- Extracted information -

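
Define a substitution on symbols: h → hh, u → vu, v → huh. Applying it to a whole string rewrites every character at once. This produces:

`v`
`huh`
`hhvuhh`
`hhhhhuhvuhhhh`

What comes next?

φ(hhhhhuhvuhhhh) expands symbol-by-symbol to hh hh hh hh hh vu hh huh vu hh hh hh hh; joining the 13 pieces gives the next term.

hhhhhhhhhhvuhhhuhvuhhhhhhhh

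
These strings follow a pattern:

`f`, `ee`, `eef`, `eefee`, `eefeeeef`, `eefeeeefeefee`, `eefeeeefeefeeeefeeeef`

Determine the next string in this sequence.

This is a Fibonacci-style word recurrence s(k) = s(k−1)·s(k−2): e.g. ee·f = eef.
Continuing: eefeeeefeefeeeefeeeef · eefeeeefeefee gives term 8.

eefeeeefeefeeeefeeeefeefeeeefeefee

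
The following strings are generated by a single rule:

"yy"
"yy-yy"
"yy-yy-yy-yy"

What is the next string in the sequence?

Every step duplicates the string with '-' between the halves.
Doubling yy-yy-yy-yy with '-' between the halves:

yy-yy-yy-yy-yy-yy-yy-yy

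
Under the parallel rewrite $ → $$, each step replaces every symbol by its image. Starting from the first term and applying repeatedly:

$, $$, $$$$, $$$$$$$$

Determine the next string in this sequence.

$$$$$$$$$$$$$$$$

Rewriting each symbol of $$$$$$$$: $→$$, $→$$, $→$$, $→$$, $→$$, $→$$, $→$$, $→$$, which concatenates to $$ $$ $$ $$ $$ $$ $$ $$.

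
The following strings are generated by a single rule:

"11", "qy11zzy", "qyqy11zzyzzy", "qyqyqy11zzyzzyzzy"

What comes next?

Every step adds qy to the front and zzy to the end of the previous string.
So the next term is qy·qyqyqy11zzyzzyzzy·zzy.

qyqyqyqy11zzyzzyzzyzzy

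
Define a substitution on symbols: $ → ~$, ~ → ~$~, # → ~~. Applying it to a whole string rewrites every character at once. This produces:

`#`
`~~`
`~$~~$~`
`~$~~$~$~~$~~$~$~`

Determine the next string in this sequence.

Replace each of the 16 characters of ~$~~$~$~~$~~$~$~ in place — ~$~ ~$ ~$~ ~$~ ~$ ~$~ ~$ ~$~ ~$~ ~$ ~$~ ~$~ ~$ ~$~ ~$ ~$~ — and concatenate.

~$~~$~$~~$~~$~$~~$~$~~$~~$~$~~$~~$~$~~$~$~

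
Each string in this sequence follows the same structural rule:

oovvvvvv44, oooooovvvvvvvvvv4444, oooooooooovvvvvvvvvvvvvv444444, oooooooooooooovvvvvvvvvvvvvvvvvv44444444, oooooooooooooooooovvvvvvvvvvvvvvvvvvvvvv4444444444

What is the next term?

oooooooooooooooooooooovvvvvvvvvvvvvvvvvvvvvvvvvv444444444444

The n-th term is 4n-2 o's then 4n+2 v's then 2n 4's (n = 1, 2, …).
At n = 6 the blocks have lengths 22, 26, 12.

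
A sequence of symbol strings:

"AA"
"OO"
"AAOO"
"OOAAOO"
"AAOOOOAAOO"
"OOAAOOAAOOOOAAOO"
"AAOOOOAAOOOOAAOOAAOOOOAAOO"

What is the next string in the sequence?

From term 3 onward, concatenate the second-to-last term with the last: AA·OO = AAOO, OO·AAOO = OOAAOO, …
Continuing: OOAAOOAAOOOOAAOO · AAOOOOAAOOOOAAOOAAOOOOAAOO gives term 8.

OOAAOOAAOOOOAAOOAAOOOOAAOOOOAAOOAAOOOOAAOO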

- About this task -
When transcribing the data, keep every line exactly as it is.

- Result of the exercise -
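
Define a substitution on symbols: h → hh, u → vu, v → huh. Applying it to a whole string rewrites every character at once. This produces:

`v`
`huh`
`hhvuhh`
`hhhhhuhvuhhhh`

What comes next?

φ(hhhhhuhvuhhhh) expands symbol-by-symbol to hh hh hh hh hh vu hh huh vu hh hh hh hh; joining the 13 pieces gives the next term.

hhhhhhhhhhvuhhhuhvuhhhhhhhh

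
These strings follow a pattern:

`f`, `ee`, `eef`, `eefee`, `eefeeeef`, `eefeeeefeefee`, `eefeeeefeefeeeefeeeef`

Determine the next string in this sequence.

This is a Fibonacci-style word recurrence s(k) = s(k−1)·s(k−2): e.g. ee·f = eef.
Continuing: eefeeeefeefeeeefeeeef · eefeeeefeefee gives term 8.

eefeeeefeefeeeefeeeefeefeeeefeefee

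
The following strings are generated by a single rule:

"yy"
"yy-yy"
"yy-yy-yy-yy"

What is the next string in the sequence?

Every step duplicates the string with '-' between the halves.
Doubling yy-yy-yy-yy with '-' between the halves:

yy-yy-yy-yy-yy-yy-yy-yy

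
Under the parallel rewrite $ → $$, each step replaces every symbol by its image. Starting from the first term and applying repeatedly:

$, $$, $$$$, $$$$$$$$

Determine the next string in this sequence.

$$$$$$$$$$$$$$$$

Rewriting each symbol of $$$$$$$$: $→$$, $→$$, $→$$, $→$$, $→$$, $→$$, $→$$, $→$$, which concatenates to $$ $$ $$ $$ $$ $$ $$ $$.

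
The following strings are generated by a single rule:

"11", "qy11zzy", "qyqy11zzyzzy", "qyqyqy11zzyzzyzzy"

What comes next?

Every step adds qy to the front and zzy to the end of the previous string.
So the next term is qy·qyqyqy11zzyzzyzzy·zzy.

qyqyqyqy11zzyzzyzzyzzy

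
Define a substitution on symbols: $ → ~$, ~ → ~$~, # → ~~. Applying it to a whole string rewrites every character at once. This produces:

`#`
`~~`
`~$~~$~`
`~$~~$~$~~$~~$~$~`

Determine the next string in this sequence.

Replace each of the 16 characters of ~$~~$~$~~$~~$~$~ in place — ~$~ ~$ ~$~ ~$~ ~$ ~$~ ~$ ~$~ ~$~ ~$ ~$~ ~$~ ~$ ~$~ ~$ ~$~ — and concatenate.

~$~~$~$~~$~~$~$~~$~$~~$~~$~$~~$~~$~$~~$~$~

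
Each string in this sequence follows the same structural rule:

oovvvvvv44, oooooovvvvvvvvvv4444, oooooooooovvvvvvvvvvvvvv444444, oooooooooooooovvvvvvvvvvvvvvvvvv44444444, oooooooooooooooooovvvvvvvvvvvvvvvvvvvvvv4444444444

What is the next term?

oooooooooooooooooooooovvvvvvvvvvvvvvvvvvvvvvvvvv444444444444

The n-th term is 4n-2 o's then 4n+2 v's then 2n 4's (n = 1, 2, …).
At n = 6 the blocks have lengths 22, 26, 12.

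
A sequence of symbol strings:

"AA"
"OO"
"AAOO"
"OOAAOO"
"AAOOOOAAOO"
"OOAAOOAAOOOOAAOO"
"AAOOOOAAOOOOAAOOAAOOOOAAOO"

What is the next string in the sequence?

From term 3 onward, concatenate the second-to-last term with the last: AA·OO = AAOO, OO·AAOO = OOAAOO, …
Continuing: OOAAOOAAOOOOAAOO · AAOOOOAAOOOOAAOOAAOOOOAAOO gives term 8.

OOAAOOAAOOOOAAOOAAOOOOAAOOOOAAOOAAOOOOAAOO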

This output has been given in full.